- Assignment: Leaving out every line before the one with "An electron has been", write out the rest of the records below exactly.

- Records:
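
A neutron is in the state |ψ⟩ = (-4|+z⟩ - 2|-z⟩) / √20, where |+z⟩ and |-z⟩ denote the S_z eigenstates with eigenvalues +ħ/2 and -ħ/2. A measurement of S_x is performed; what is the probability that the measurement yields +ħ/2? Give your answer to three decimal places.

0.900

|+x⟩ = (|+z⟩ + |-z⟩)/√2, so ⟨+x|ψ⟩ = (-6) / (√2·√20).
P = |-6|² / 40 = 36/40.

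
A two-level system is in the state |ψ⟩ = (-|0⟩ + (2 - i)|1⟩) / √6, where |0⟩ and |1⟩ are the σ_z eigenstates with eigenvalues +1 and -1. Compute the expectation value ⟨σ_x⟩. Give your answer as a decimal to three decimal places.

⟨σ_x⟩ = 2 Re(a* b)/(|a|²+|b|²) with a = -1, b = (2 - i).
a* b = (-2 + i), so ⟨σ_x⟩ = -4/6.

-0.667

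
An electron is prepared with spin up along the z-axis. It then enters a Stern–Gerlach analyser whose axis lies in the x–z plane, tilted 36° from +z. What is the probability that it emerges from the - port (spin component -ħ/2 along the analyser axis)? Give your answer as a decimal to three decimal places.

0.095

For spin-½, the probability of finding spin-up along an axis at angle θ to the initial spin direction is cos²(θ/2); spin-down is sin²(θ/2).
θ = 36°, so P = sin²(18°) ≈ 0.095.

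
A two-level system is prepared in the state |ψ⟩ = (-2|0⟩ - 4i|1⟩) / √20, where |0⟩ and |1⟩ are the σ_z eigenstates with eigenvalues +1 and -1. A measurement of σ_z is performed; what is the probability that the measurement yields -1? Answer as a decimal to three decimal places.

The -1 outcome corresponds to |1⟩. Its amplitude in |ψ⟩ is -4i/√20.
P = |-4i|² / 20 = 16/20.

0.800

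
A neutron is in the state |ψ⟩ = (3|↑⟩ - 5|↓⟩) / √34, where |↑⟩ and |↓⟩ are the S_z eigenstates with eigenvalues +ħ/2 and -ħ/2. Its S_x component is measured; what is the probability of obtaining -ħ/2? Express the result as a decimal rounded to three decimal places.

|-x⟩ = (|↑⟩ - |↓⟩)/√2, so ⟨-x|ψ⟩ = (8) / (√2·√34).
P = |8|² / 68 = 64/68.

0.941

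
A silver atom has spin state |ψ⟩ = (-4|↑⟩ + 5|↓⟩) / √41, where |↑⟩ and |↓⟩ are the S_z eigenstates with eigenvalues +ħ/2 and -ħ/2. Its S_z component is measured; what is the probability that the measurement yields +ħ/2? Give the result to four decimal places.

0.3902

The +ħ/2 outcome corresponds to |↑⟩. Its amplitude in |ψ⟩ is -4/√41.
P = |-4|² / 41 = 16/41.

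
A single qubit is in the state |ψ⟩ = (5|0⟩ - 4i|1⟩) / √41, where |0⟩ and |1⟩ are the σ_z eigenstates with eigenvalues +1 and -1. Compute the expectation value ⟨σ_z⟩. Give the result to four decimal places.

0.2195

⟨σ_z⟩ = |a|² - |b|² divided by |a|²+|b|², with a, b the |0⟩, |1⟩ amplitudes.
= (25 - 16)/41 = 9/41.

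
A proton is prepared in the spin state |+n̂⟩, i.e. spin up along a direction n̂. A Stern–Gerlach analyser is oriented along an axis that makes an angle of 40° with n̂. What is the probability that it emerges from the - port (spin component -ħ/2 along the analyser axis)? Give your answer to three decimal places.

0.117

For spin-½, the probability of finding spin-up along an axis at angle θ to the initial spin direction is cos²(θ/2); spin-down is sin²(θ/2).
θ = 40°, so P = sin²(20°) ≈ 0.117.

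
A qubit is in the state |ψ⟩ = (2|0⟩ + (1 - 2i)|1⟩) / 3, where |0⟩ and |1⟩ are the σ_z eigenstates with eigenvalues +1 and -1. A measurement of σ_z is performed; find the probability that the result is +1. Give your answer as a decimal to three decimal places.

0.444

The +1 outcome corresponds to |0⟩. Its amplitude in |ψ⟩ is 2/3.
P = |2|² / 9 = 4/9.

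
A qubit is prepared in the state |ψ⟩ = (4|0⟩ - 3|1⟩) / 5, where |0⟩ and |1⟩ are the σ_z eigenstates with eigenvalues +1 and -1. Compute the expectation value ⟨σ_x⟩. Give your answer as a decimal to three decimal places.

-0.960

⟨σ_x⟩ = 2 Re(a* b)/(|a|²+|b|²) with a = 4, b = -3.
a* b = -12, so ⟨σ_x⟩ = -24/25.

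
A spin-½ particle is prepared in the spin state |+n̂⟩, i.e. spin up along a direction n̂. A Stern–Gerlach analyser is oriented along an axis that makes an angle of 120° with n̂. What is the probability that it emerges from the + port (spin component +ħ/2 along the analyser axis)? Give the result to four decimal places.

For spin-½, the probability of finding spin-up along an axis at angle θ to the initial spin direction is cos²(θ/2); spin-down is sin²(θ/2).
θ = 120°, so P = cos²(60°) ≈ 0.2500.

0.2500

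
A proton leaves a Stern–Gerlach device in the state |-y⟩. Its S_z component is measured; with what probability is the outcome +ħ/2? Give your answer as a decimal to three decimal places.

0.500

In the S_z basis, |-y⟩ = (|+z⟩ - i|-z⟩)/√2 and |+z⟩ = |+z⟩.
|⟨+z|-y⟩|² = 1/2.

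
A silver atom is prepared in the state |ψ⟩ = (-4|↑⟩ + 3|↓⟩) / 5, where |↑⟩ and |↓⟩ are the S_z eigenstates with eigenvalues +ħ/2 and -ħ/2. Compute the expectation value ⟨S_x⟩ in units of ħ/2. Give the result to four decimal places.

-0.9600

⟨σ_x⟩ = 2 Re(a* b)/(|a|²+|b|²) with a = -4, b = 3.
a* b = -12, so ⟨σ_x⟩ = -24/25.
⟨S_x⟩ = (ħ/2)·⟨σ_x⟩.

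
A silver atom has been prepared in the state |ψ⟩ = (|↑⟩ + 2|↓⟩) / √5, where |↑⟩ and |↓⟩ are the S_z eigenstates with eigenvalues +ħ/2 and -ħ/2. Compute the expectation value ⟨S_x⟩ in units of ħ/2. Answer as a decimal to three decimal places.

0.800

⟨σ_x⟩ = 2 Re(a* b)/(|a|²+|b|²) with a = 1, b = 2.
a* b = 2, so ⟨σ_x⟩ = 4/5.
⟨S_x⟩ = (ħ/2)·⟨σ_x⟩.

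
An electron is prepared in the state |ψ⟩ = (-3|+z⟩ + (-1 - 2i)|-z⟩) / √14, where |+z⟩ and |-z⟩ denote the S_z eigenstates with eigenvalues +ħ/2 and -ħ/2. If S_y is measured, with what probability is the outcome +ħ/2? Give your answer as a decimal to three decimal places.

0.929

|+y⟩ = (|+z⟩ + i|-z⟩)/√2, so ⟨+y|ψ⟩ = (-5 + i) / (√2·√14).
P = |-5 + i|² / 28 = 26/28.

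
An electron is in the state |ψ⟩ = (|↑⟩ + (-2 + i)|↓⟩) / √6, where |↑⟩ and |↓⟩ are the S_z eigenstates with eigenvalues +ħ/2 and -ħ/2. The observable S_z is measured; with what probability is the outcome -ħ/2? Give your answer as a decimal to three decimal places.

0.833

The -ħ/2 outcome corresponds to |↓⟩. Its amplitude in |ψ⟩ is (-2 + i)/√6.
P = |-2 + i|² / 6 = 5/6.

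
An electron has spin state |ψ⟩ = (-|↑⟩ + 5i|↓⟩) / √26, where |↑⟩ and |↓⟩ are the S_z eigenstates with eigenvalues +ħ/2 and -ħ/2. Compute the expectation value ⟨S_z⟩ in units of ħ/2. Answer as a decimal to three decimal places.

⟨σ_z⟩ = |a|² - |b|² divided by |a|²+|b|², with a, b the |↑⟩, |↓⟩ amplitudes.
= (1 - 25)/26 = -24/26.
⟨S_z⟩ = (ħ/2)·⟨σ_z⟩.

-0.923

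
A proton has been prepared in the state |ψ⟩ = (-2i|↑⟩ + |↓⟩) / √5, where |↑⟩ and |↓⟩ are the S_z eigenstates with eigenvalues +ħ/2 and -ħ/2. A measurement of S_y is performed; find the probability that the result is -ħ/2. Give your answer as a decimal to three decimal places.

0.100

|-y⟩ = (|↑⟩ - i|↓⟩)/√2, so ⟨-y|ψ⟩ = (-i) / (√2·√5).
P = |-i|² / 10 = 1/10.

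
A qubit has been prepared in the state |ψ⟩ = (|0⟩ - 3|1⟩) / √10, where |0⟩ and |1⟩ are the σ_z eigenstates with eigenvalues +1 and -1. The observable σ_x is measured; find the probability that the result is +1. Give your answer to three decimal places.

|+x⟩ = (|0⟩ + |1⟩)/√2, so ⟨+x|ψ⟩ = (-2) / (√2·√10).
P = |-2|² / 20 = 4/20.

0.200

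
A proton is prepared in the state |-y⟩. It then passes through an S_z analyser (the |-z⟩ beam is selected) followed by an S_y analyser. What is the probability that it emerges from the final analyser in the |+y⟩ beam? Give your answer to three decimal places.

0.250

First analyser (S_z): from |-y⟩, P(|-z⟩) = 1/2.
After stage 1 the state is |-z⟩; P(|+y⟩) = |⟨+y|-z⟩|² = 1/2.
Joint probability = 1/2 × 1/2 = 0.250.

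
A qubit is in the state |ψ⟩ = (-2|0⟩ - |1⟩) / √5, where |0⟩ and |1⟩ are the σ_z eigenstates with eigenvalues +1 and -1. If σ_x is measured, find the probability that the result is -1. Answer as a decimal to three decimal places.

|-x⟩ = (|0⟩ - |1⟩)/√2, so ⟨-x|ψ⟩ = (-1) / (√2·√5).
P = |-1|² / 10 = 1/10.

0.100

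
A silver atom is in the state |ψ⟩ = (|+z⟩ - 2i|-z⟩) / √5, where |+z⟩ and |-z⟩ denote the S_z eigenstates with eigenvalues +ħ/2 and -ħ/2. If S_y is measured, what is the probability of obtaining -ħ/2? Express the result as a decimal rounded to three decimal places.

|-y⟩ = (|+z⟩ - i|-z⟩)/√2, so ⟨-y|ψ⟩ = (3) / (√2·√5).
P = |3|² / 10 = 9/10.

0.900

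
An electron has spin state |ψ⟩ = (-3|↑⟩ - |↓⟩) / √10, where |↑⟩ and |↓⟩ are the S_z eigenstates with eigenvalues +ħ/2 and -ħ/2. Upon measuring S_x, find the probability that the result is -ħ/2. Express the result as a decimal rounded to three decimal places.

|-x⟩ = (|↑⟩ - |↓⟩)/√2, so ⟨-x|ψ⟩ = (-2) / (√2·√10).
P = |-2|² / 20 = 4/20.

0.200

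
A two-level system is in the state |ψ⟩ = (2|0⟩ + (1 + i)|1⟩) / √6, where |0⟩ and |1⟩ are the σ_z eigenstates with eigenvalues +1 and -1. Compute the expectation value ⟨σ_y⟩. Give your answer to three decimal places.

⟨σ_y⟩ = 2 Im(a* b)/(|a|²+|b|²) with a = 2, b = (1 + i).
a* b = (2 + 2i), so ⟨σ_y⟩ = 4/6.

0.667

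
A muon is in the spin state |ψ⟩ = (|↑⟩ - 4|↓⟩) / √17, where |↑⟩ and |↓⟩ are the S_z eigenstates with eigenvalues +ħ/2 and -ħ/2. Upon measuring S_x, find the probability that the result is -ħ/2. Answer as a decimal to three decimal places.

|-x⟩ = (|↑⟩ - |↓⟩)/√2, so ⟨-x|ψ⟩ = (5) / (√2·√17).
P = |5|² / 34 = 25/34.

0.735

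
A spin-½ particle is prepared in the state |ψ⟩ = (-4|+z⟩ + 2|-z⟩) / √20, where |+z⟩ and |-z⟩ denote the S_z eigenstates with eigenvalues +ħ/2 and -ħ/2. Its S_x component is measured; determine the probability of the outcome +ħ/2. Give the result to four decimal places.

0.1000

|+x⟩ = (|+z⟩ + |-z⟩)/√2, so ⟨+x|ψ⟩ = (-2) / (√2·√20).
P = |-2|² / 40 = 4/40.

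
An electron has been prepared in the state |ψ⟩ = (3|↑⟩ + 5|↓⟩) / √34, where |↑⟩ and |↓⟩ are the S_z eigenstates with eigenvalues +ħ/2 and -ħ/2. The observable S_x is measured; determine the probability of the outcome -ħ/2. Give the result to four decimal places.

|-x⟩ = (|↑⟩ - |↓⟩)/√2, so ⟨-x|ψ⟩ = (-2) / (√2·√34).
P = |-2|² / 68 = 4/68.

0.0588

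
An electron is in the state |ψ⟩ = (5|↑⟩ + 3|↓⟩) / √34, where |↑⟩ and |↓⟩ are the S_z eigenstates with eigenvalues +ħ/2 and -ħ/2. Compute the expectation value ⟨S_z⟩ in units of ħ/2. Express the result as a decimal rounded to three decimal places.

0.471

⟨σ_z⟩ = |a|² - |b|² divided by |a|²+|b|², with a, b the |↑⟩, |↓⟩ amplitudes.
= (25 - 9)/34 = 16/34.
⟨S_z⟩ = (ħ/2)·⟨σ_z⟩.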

- Solution for this task:
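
An electron has been prepared in the state |ψ⟩ = (3|↑⟩ + 5|↓⟩) / √34, where |↑⟩ and |↓⟩ are the S_z eigenstates with eigenvalues +ħ/2 and -ħ/2. The observable S_x is measured; determine the probability of the outcome -ħ/2. Give the result to four decimal places.

|-x⟩ = (|↑⟩ - |↓⟩)/√2, so ⟨-x|ψ⟩ = (-2) / (√2·√34).
P = |-2|² / 68 = 4/68.

0.0588

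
An electron is in the state |ψ⟩ = (5|↑⟩ + 3|↓⟩) / √34, where |↑⟩ and |↓⟩ are the S_z eigenstates with eigenvalues +ħ/2 and -ħ/2. Compute the expectation value ⟨S_z⟩ in units of ħ/2. Express the result as a decimal rounded to three decimal places.

0.471

⟨σ_z⟩ = |a|² - |b|² divided by |a|²+|b|², with a, b the |↑⟩, |↓⟩ amplitudes.
= (25 - 9)/34 = 16/34.
⟨S_z⟩ = (ħ/2)·⟨σ_z⟩.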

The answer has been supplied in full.